▶ _DATA SHOWN_
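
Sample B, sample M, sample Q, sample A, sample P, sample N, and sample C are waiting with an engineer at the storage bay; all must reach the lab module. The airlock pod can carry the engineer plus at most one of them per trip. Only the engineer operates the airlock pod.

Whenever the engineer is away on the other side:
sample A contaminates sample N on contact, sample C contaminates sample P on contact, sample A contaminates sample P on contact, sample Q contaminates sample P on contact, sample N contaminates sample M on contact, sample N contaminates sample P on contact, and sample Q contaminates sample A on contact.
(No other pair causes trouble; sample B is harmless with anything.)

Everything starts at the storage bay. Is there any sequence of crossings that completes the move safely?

No

Whatever the first load, the items left behind include a forbidden pair without the engineer. No opening move is safe, so no plan exists.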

▶ _WHAT YOU WILL DO_
All lines in the data that contain the word "other" should be copied.

▶ _EXPECTED ANSWER_
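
Whenever the engineer is away on the other side:
(No other pair causes trouble; sample B is harmless with anything.)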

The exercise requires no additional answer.